DATA PROVIDED.
--------------------------------------------------
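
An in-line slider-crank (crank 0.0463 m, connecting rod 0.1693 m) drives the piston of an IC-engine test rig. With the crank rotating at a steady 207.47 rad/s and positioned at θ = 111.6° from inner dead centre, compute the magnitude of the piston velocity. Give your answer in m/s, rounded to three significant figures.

8.00

ω = 207.5 rad/s
For an in-line slider-crank, x = r cosθ + √(L² − r² sin²θ), so v = −rω sinθ·[1 + r cosθ/√(L² − r² sin²θ)].
With r = 0.0463 m, L = 0.1693 m, θ = 111.6°: √(L² − r² sin²θ) = 0.16374 m.
v = −0.0463·207.5·0.92978·[1 + 0.0463·-0.36812/0.16374] = -8.0016 m/s.
|v| = 8.0016 m/s.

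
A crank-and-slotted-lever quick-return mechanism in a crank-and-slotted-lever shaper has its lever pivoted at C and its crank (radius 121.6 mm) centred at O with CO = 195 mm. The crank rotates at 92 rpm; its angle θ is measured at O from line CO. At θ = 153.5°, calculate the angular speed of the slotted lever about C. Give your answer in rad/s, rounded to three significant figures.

ω = 9.634 rad/s (from 92 rpm).
Crank pin A relative to C: A = (d + r cosθ, r sinθ); lever angle φ = atan2(r sinθ, d + r cosθ).
Differentiating tanφ: φ̇ = rω(d cosθ + r)/(d² + r² + 2dr cosθ).
d² + r² + 2dr cosθ = |CA|² = 0.0103702 m²;  d cosθ + r = -0.052912 m.
|ω_lever| = |0.1216·9.634·-0.052912| / 0.0103702 = 5.9775 rad/s.

5.98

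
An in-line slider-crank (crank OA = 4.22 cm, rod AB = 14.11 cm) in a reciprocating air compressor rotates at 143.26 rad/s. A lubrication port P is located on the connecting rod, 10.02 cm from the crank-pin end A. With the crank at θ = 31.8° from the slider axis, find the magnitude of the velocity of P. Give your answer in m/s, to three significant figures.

4.05

ω = 143.3 rad/s.  Crank-pin speed |V_A| = rω = 6.0456 m/s, perpendicular to OA.
Rod angle: sinφ = −(r/L) sinθ ⇒ φ = -9.068°; ω_rod = −rω cosθ/√(L²−r²sin²θ) = -36.875 rad/s.
V_P = V_A + ω_rod × AP, with AP = 0.1002 m along the rod.
Components: V_Px = −rω sinθ − a·ω_rod·sinφ = -3.7681 m/s;  V_Py = rω cosθ + a·ω_rod·cosφ = +1.4894 m/s.
|V_P| = √(V_Px² + V_Py²) = 4.0517 m/s.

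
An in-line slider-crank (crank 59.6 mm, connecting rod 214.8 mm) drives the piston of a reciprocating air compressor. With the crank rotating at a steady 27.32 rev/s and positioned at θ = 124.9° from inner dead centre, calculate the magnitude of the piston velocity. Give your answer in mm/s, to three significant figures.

ω = 2π·27.3 = 171.7 rad/s
For an in-line slider-crank, x = r cosθ + √(L² − r² sin²θ), so v = −rω sinθ·[1 + r cosθ/√(L² − r² sin²θ)].
With r = 0.0596 m, L = 0.2148 m, θ = 124.9°: √(L² − r² sin²θ) = 0.20916 m.
v = −0.0596·171.7·0.82015·[1 + 0.0596·-0.57215/0.20916] = -7.0228 m/s.
|v| = 7.0228 m/s = 7022.8 mm/s.

7020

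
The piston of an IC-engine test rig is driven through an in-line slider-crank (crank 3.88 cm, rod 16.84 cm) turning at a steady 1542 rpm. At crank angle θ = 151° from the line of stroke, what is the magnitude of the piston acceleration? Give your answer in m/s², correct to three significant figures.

758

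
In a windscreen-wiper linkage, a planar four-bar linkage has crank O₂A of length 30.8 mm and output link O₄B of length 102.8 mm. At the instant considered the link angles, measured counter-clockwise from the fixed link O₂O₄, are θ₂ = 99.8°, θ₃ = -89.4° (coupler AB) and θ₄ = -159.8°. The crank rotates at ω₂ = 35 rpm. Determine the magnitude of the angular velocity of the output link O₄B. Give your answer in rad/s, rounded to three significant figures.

ω₂ = 3.665 rad/s (from 35 rpm).
Differentiating the loop-closure r₂e^{iθ₂}+r₃e^{iθ₃}=r₁+r₄e^{iθ₄} gives r₂ω₂e^{iθ₂}+r₃ω₃e^{iθ₃}=r₄ω₄e^{iθ₄}.
Eliminating the other unknown: ω₄ = r₂ω₂ sin(θ₂−θ₃) / [r₄ sin(θ₄−θ₃)].
Numerator sine = -0.15988; denominator sine = -0.94206.
Result = 0.0308·3.665·(-0.15988) / (0.1028·(-0.94206)) = +0.18637 rad/s; magnitude 0.18637 rad/s.

0.186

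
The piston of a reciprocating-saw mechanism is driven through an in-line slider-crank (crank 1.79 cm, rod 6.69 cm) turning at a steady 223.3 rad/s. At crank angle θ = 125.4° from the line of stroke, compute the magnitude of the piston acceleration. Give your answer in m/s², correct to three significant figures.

593

ω = 223.3 rad/s
x(θ) = r cosθ + √(L² − r² sin²θ); with ω constant, a = ω²·d²x/dθ².
d²x/dθ² = −r cosθ − r²(cos2θ)/√u − r⁴ sin²2θ/(4u^{3/2}),  u = L² − r² sin²θ = 0.00426272 m².
Substituting r = 0.0179 m, L = 0.0669 m, θ = 125.4°: d²x/dθ² = +0.011901 m.
a = ω²·d²x/dθ² = (223.3)²·(+0.011901) = +593.41 m/s²;  |a| = 593.41 m/s².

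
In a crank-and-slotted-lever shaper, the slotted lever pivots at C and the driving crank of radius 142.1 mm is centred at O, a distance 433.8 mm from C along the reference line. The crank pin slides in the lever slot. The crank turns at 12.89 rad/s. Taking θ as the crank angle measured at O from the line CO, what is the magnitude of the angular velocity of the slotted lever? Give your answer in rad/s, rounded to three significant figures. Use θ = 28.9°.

3.02

ω = 12.89 rad/s
Crank pin A relative to C: A = (d + r cosθ, r sinθ); lever angle φ = atan2(r sinθ, d + r cosθ).
Differentiating tanφ: φ̇ = rω(d cosθ + r)/(d² + r² + 2dr cosθ).
d² + r² + 2dr cosθ = |CA|² = 0.316307 m²;  d cosθ + r = +0.52188 m.
|ω_lever| = |0.1421·12.89·+0.52188| / 0.316307 = 3.0221 rad/s.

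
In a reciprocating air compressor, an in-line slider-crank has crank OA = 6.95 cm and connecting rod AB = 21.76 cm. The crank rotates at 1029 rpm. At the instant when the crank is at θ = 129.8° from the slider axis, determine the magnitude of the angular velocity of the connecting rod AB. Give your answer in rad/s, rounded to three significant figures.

22.7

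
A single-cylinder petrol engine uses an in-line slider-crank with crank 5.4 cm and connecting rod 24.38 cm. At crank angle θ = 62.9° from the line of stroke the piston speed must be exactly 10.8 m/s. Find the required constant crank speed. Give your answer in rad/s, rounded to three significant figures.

For an in-line slider-crank, |v_piston| = rω|sinθ|·[1 + r cosθ/√(L² − r² sin²θ)].
With r = 0.054 m, L = 0.2438 m, θ = 62.9°: the bracketed kinematic factor |dx/dθ| = 0.053019 m.
ω = v/|dx/dθ| = 10.8/0.053019 = 203.7 rad/s.

204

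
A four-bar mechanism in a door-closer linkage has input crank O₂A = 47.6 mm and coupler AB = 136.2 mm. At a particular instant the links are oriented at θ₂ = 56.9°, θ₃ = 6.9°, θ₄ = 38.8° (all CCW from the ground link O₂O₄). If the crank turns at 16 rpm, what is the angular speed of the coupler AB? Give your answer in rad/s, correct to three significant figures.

0.344

ω₂ = 1.676 rad/s (from 16 rpm).
Differentiating the loop-closure r₂e^{iθ₂}+r₃e^{iθ₃}=r₁+r₄e^{iθ₄} gives r₂ω₂e^{iθ₂}+r₃ω₃e^{iθ₃}=r₄ω₄e^{iθ₄}.
Eliminating the other unknown: ω₃ = r₂ω₂ sin(θ₄−θ₂) / [r₃ sin(θ₃−θ₄)].
Numerator sine = -0.31068; denominator sine = -0.52844.
Result = 0.0476·1.676·(-0.31068) / (0.1362·(-0.52844)) = +0.34426 rad/s; magnitude 0.34426 rad/s.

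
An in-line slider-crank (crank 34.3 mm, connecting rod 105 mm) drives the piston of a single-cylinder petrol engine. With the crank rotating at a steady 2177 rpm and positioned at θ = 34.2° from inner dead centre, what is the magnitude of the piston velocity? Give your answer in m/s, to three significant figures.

5.60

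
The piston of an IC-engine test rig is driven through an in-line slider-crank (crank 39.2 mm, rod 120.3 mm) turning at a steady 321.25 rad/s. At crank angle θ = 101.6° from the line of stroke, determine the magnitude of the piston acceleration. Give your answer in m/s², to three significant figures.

2090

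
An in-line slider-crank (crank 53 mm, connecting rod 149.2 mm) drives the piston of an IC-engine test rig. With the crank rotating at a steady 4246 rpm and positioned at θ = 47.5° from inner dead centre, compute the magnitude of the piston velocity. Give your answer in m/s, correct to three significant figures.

21.7

ω = 2π·4246/60 = 444.6 rad/s
For an in-line slider-crank, x = r cosθ + √(L² − r² sin²θ), so v = −rω sinθ·[1 + r cosθ/√(L² − r² sin²θ)].
With r = 0.053 m, L = 0.1492 m, θ = 47.5°: √(L² − r² sin²θ) = 0.14399 m.
v = −0.053·444.6·0.73728·[1 + 0.053·0.67559/0.14399] = -21.695 m/s.
|v| = 21.695 m/s.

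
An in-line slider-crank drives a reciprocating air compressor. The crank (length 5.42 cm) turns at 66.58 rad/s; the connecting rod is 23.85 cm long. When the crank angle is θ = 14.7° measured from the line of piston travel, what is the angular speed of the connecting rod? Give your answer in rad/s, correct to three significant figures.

14.7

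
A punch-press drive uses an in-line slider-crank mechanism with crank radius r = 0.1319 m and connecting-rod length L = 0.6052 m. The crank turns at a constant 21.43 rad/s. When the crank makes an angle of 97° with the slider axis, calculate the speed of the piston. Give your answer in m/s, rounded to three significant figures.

ω = 21.43 rad/s
For an in-line slider-crank, x = r cosθ + √(L² − r² sin²θ), so v = −rω sinθ·[1 + r cosθ/√(L² − r² sin²θ)].
With r = 0.1319 m, L = 0.6052 m, θ = 97°: √(L² − r² sin²θ) = 0.59087 m.
v = −0.1319·21.43·0.99255·[1 + 0.1319·-0.12187/0.59087] = -2.7292 m/s.
|v| = 2.7292 m/s.

2.73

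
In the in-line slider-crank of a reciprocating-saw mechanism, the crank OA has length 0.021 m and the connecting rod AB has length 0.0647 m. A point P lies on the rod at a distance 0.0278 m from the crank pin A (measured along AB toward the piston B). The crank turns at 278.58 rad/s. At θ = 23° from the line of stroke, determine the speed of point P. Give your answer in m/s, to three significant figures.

4.01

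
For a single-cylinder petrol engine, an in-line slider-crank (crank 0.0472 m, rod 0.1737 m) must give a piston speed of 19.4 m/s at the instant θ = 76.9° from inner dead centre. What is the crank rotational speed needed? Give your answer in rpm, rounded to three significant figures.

For an in-line slider-crank, |v_piston| = rω|sinθ|·[1 + r cosθ/√(L² − r² sin²θ)].
With r = 0.0472 m, L = 0.1737 m, θ = 76.9°: the bracketed kinematic factor |dx/dθ| = 0.048908 m.
ω = v/|dx/dθ| = 19.4/0.048908 = 396.67 rad/s.
N = 60ω/(2π) = 3787.9 rpm.

3790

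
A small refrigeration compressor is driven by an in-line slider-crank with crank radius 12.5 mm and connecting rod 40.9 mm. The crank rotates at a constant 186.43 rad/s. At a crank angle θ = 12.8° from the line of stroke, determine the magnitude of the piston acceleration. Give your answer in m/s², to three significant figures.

ω = 186.4 rad/s
x(θ) = r cosθ + √(L² − r² sin²θ); with ω constant, a = ω²·d²x/dθ².
d²x/dθ² = −r cosθ − r²(cos2θ)/√u − r⁴ sin²2θ/(4u^{3/2}),  u = L² − r² sin²θ = 0.00166514 m².
Substituting r = 0.0125 m, L = 0.0409 m, θ = 12.8°: d²x/dθ² = -0.015659 m.
a = ω²·d²x/dθ² = (186.4)²·(-0.015659) = -544.26 m/s²;  |a| = 544.26 m/s².

544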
--------------------------------------------------
PROBLEM TO SOLVE. Reproduce, exactly and only, the lines running from the one with "A small refrigeration" to the end of the listing above.

FINISHED TASK.
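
A small refrigeration compressor is driven by an in-line slider-crank with crank radius 12.5 mm and connecting rod 40.9 mm. The crank rotates at a constant 186.43 rad/s. At a crank angle θ = 12.8° from the line of stroke, determine the magnitude of the piston acceleration. Give your answer in m/s², to three significant figures.

ω = 186.4 rad/s
x(θ) = r cosθ + √(L² − r² sin²θ); with ω constant, a = ω²·d²x/dθ².
d²x/dθ² = −r cosθ − r²(cos2θ)/√u − r⁴ sin²2θ/(4u^{3/2}),  u = L² − r² sin²θ = 0.00166514 m².
Substituting r = 0.0125 m, L = 0.0409 m, θ = 12.8°: d²x/dθ² = -0.015659 m.
a = ω²·d²x/dθ² = (186.4)²·(-0.015659) = -544.26 m/s²;  |a| = 544.26 m/s².

544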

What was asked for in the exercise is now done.